(Task requirements) Transcribe the entire listing, keeping each word as it is.

(Material supplied)
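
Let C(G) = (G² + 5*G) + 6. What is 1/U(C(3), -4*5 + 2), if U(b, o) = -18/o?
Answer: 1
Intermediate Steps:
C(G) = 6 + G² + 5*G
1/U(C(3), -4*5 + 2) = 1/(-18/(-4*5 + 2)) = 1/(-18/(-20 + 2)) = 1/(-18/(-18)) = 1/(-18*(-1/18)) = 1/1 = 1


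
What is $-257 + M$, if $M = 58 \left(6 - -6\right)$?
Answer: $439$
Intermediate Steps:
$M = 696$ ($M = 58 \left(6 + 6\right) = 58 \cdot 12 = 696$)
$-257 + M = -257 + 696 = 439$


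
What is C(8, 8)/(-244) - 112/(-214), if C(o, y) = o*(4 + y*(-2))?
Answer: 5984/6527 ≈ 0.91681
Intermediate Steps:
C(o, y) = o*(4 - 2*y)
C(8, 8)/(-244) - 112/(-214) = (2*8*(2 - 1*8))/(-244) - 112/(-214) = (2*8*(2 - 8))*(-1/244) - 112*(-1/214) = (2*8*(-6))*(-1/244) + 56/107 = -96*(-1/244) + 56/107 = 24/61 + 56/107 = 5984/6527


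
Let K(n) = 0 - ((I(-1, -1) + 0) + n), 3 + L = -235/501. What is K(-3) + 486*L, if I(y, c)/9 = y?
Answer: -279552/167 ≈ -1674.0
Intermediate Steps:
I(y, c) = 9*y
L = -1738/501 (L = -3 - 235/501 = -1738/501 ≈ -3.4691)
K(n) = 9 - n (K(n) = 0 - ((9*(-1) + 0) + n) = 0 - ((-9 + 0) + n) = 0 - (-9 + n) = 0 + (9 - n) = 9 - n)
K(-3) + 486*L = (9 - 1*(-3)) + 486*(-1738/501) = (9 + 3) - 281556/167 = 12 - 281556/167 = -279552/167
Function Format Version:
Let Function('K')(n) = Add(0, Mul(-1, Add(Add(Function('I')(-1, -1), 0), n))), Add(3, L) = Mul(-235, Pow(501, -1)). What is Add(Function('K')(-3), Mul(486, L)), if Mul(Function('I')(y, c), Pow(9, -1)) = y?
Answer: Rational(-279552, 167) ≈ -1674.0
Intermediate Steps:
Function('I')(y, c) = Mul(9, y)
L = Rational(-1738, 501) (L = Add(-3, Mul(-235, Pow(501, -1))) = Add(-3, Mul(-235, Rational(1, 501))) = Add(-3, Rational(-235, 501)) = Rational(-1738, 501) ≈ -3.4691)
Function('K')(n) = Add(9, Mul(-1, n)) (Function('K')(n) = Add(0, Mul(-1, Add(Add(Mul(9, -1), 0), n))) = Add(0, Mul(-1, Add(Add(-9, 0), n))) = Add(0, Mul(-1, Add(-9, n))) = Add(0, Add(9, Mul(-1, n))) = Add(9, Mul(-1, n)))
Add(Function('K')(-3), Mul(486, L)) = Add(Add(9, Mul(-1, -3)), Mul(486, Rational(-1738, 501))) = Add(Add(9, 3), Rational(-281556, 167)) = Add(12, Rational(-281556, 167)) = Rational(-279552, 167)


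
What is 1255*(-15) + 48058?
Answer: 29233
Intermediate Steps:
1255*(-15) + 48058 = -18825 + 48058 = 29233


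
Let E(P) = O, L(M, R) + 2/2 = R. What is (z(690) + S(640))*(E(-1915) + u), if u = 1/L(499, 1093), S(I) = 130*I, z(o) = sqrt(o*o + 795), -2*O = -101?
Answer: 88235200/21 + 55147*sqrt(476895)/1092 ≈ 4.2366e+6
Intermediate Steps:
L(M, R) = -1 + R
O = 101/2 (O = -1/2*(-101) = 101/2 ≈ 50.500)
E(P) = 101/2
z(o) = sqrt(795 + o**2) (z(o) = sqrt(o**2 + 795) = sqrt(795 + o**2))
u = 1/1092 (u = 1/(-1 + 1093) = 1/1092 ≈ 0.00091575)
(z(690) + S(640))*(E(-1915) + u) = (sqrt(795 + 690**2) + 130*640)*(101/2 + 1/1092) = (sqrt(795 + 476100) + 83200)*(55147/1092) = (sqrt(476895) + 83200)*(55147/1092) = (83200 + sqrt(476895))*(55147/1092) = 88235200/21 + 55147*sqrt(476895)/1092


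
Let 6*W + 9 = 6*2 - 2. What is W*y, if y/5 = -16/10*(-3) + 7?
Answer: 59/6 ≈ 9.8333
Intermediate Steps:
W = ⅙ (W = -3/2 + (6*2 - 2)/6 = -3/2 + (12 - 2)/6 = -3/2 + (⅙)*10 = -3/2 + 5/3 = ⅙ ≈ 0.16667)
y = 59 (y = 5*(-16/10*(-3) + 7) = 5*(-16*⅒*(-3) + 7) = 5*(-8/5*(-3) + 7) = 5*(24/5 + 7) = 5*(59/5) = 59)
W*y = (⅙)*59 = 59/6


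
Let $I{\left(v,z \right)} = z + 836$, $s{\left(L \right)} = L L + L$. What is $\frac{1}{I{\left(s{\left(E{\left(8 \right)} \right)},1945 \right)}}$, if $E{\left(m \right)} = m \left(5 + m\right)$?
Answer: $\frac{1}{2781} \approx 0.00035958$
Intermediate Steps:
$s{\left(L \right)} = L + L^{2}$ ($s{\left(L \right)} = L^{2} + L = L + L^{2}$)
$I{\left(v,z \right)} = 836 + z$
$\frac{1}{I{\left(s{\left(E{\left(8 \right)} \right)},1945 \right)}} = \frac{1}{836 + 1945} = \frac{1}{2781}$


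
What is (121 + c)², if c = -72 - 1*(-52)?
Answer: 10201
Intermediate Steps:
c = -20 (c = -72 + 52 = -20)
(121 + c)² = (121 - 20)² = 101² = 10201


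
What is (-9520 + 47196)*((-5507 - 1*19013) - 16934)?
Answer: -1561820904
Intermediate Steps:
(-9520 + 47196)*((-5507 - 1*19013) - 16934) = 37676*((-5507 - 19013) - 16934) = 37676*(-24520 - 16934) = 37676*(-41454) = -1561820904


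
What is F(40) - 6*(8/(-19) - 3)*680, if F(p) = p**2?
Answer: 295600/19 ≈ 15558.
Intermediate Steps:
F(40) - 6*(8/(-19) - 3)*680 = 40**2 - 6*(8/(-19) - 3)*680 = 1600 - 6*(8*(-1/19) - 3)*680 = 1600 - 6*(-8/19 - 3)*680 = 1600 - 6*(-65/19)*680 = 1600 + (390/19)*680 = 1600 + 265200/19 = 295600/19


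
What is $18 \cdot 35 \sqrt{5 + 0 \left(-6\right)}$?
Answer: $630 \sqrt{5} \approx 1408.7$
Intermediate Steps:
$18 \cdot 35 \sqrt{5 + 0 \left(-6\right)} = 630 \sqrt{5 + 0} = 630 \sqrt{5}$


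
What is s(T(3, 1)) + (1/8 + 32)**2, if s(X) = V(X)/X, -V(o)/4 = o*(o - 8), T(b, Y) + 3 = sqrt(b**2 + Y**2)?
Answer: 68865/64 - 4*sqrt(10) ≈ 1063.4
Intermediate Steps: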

(Response for this exercise)
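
Let C(G) = (G² + 5*G) + 6. What is 1/U(C(3), -4*5 + 2), if U(b, o) = -18/o?
Answer: 1
Intermediate Steps:
C(G) = 6 + G² + 5*G
1/U(C(3), -4*5 + 2) = 1/(-18/(-4*5 + 2)) = 1/(-18/(-20 + 2)) = 1/(-18/(-18)) = 1/(-18*(-1/18)) = 1/1 = 1


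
What is $-257 + M$, if $M = 58 \left(6 - -6\right)$?
Answer: $439$
Intermediate Steps:
$M = 696$ ($M = 58 \left(6 + 6\right) = 58 \cdot 12 = 696$)
$-257 + M = -257 + 696 = 439$


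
What is C(8, 8)/(-244) - 112/(-214), if C(o, y) = o*(4 + y*(-2))?
Answer: 5984/6527 ≈ 0.91681
Intermediate Steps:
C(o, y) = o*(4 - 2*y)
C(8, 8)/(-244) - 112/(-214) = (2*8*(2 - 1*8))/(-244) - 112/(-214) = (2*8*(2 - 8))*(-1/244) - 112*(-1/214) = (2*8*(-6))*(-1/244) + 56/107 = -96*(-1/244) + 56/107 = 24/61 + 56/107 = 5984/6527


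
Let K(n) = 0 - ((I(-1, -1) + 0) + n), 3 + L = -235/501. What is K(-3) + 486*L, if I(y, c)/9 = y?
Answer: -279552/167 ≈ -1674.0
Intermediate Steps:
I(y, c) = 9*y
L = -1738/501 (L = -3 - 235/501 = -1738/501 ≈ -3.4691)
K(n) = 9 - n (K(n) = 0 - ((9*(-1) + 0) + n) = 0 - ((-9 + 0) + n) = 0 - (-9 + n) = 0 + (9 - n) = 9 - n)
K(-3) + 486*L = (9 - 1*(-3)) + 486*(-1738/501) = (9 + 3) - 281556/167 = 12 - 281556/167 = -279552/167
Function Format Version:
Let Function('K')(n) = Add(0, Mul(-1, Add(Add(Function('I')(-1, -1), 0), n))), Add(3, L) = Mul(-235, Pow(501, -1)). What is Add(Function('K')(-3), Mul(486, L)), if Mul(Function('I')(y, c), Pow(9, -1)) = y?
Answer: Rational(-279552, 167) ≈ -1674.0
Intermediate Steps:
Function('I')(y, c) = Mul(9, y)
L = Rational(-1738, 501) (L = Add(-3, Mul(-235, Pow(501, -1))) = Add(-3, Mul(-235, Rational(1, 501))) = Add(-3, Rational(-235, 501)) = Rational(-1738, 501) ≈ -3.4691)
Function('K')(n) = Add(9, Mul(-1, n)) (Function('K')(n) = Add(0, Mul(-1, Add(Add(Mul(9, -1), 0), n))) = Add(0, Mul(-1, Add(Add(-9, 0), n))) = Add(0, Mul(-1, Add(-9, n))) = Add(0, Add(9, Mul(-1, n))) = Add(9, Mul(-1, n)))
Add(Function('K')(-3), Mul(486, L)) = Add(Add(9, Mul(-1, -3)), Mul(486, Rational(-1738, 501))) = Add(Add(9, 3), Rational(-281556, 167)) = Add(12, Rational(-281556, 167)) = Rational(-279552, 167)


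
What is 1255*(-15) + 48058?
Answer: 29233
Intermediate Steps:
1255*(-15) + 48058 = -18825 + 48058 = 29233


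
Let E(P) = O, L(M, R) + 2/2 = R. What is (z(690) + S(640))*(E(-1915) + u), if u = 1/L(499, 1093), S(I) = 130*I, z(o) = sqrt(o*o + 795), -2*O = -101?
Answer: 88235200/21 + 55147*sqrt(476895)/1092 ≈ 4.2366e+6
Intermediate Steps:
L(M, R) = -1 + R
O = 101/2 (O = -1/2*(-101) = 101/2 ≈ 50.500)
E(P) = 101/2
z(o) = sqrt(795 + o**2) (z(o) = sqrt(o**2 + 795) = sqrt(795 + o**2))
u = 1/1092 (u = 1/(-1 + 1093) = 1/1092 ≈ 0.00091575)
(z(690) + S(640))*(E(-1915) + u) = (sqrt(795 + 690**2) + 130*640)*(101/2 + 1/1092) = (sqrt(795 + 476100) + 83200)*(55147/1092) = (sqrt(476895) + 83200)*(55147/1092) = (83200 + sqrt(476895))*(55147/1092) = 88235200/21 + 55147*sqrt(476895)/1092


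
Let 6*W + 9 = 6*2 - 2. What is W*y, if y/5 = -16/10*(-3) + 7?
Answer: 59/6 ≈ 9.8333
Intermediate Steps:
W = ⅙ (W = -3/2 + (6*2 - 2)/6 = -3/2 + (12 - 2)/6 = -3/2 + (⅙)*10 = -3/2 + 5/3 = ⅙ ≈ 0.16667)
y = 59 (y = 5*(-16/10*(-3) + 7) = 5*(-16*⅒*(-3) + 7) = 5*(-8/5*(-3) + 7) = 5*(24/5 + 7) = 5*(59/5) = 59)
W*y = (⅙)*59 = 59/6


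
Let $I{\left(v,z \right)} = z + 836$, $s{\left(L \right)} = L L + L$. What is $\frac{1}{I{\left(s{\left(E{\left(8 \right)} \right)},1945 \right)}}$, if $E{\left(m \right)} = m \left(5 + m\right)$?
Answer: $\frac{1}{2781} \approx 0.00035958$
Intermediate Steps:
$s{\left(L \right)} = L + L^{2}$ ($s{\left(L \right)} = L^{2} + L = L + L^{2}$)
$I{\left(v,z \right)} = 836 + z$
$\frac{1}{I{\left(s{\left(E{\left(8 \right)} \right)},1945 \right)}} = \frac{1}{836 + 1945} = \frac{1}{2781}$


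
What is (121 + c)², if c = -72 - 1*(-52)?
Answer: 10201
Intermediate Steps:
c = -20 (c = -72 + 52 = -20)
(121 + c)² = (121 - 20)² = 101² = 10201


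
What is (-9520 + 47196)*((-5507 - 1*19013) - 16934)?
Answer: -1561820904
Intermediate Steps:
(-9520 + 47196)*((-5507 - 1*19013) - 16934) = 37676*((-5507 - 19013) - 16934) = 37676*(-24520 - 16934) = 37676*(-41454) = -1561820904


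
What is F(40) - 6*(8/(-19) - 3)*680, if F(p) = p**2?
Answer: 295600/19 ≈ 15558.
Intermediate Steps:
F(40) - 6*(8/(-19) - 3)*680 = 40**2 - 6*(8/(-19) - 3)*680 = 1600 - 6*(8*(-1/19) - 3)*680 = 1600 - 6*(-8/19 - 3)*680 = 1600 - 6*(-65/19)*680 = 1600 + (390/19)*680 = 1600 + 265200/19 = 295600/19


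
What is $18 \cdot 35 \sqrt{5 + 0 \left(-6\right)}$?
Answer: $630 \sqrt{5} \approx 1408.7$
Intermediate Steps:
$18 \cdot 35 \sqrt{5 + 0 \left(-6\right)} = 630 \sqrt{5 + 0} = 630 \sqrt{5}$


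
What is s(T(3, 1)) + (1/8 + 32)**2, if s(X) = V(X)/X, -V(o)/4 = o*(o - 8), T(b, Y) + 3 = sqrt(b**2 + Y**2)?
Answer: 68865/64 - 4*sqrt(10) ≈ 1063.4
Intermediate Steps: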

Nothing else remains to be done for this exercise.